Segment Start: Supplied material

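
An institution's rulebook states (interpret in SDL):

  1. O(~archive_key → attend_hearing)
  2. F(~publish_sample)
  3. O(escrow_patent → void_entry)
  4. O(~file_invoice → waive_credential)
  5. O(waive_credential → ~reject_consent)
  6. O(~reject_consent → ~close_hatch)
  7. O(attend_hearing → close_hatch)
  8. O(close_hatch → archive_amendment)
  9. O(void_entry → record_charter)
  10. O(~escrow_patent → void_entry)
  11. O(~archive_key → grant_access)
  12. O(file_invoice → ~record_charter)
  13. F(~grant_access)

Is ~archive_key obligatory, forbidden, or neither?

By case analysis on escrow_patent: premise 3 gives O(escrow_patent → void_entry) and premise 10 gives O(~escrow_patent → void_entry), so O(void_entry) either way.
Applying K to premise 9 (O(void_entry → record_charter)) and O(void_entry) yields O(record_charter).
Premise 12 is O(file_invoice → ~record_charter); contrapositively O(record_charter → ~file_invoice). Since O(record_charter) holds, K gives O(~file_invoice).
With premise 4, O(~file_invoice → waive_credential), the K-axiom yields O(waive_credential).
With premise 5, O(waive_credential → ~reject_consent), the K-axiom yields O(~reject_consent).
From O(~reject_consent) and premise 6, O(~reject_consent → ~close_hatch), we obtain O(~close_hatch).
The contrapositive of premise 7 (O(attend_hearing → close_hatch)) is O(~close_hatch → ~attend_hearing), and O(~close_hatch) is already established, so O(~attend_hearing).
Premise 1 is O(~archive_key → attend_hearing); contrapositively O(~attend_hearing → archive_key). Since O(~attend_hearing) holds, K gives O(archive_key).
Premises 2, 8, 11, 13 do not contribute to this derivation.
Thus O(archive_key), which is F(~archive_key): ~archive_key is forbidden.

Forbidden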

Segment End: Supplied material

**What to produce**
Reproduce the data exactly, altering nothing.

**Your solution**
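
An institution's rulebook states (interpret in SDL):

  1. O(~archive_key → attend_hearing)
  2. F(~publish_sample)
  3. O(escrow_patent → void_entry)
  4. O(~file_invoice → waive_credential)
  5. O(waive_credential → ~reject_consent)
  6. O(~reject_consent → ~close_hatch)
  7. O(attend_hearing → close_hatch)
  8. O(close_hatch → archive_amendment)
  9. O(void_entry → record_charter)
  10. O(~escrow_patent → void_entry)
  11. O(~archive_key → grant_access)
  12. O(file_invoice → ~record_charter)
  13. F(~grant_access)

Is ~archive_key obligatory, forbidden, or neither?

By case analysis on escrow_patent: premise 3 gives O(escrow_patent → void_entry) and premise 10 gives O(~escrow_patent → void_entry), so O(void_entry) either way.
Applying K to premise 9 (O(void_entry → record_charter)) and O(void_entry) yields O(record_charter).
Premise 12 is O(file_invoice → ~record_charter); contrapositively O(record_charter → ~file_invoice). Since O(record_charter) holds, K gives O(~file_invoice).
With premise 4, O(~file_invoice → waive_credential), the K-axiom yields O(waive_credential).
With premise 5, O(waive_credential → ~reject_consent), the K-axiom yields O(~reject_consent).
From O(~reject_consent) and premise 6, O(~reject_consent → ~close_hatch), we obtain O(~close_hatch).
The contrapositive of premise 7 (O(attend_hearing → close_hatch)) is O(~close_hatch → ~attend_hearing), and O(~close_hatch) is already established, so O(~attend_hearing).
Premise 1 is O(~archive_key → attend_hearing); contrapositively O(~attend_hearing → archive_key). Since O(~attend_hearing) holds, K gives O(archive_key).
Premises 2, 8, 11, 13 do not contribute to this derivation.
Thus O(archive_key), which is F(~archive_key): ~archive_key is forbidden.

Forbidden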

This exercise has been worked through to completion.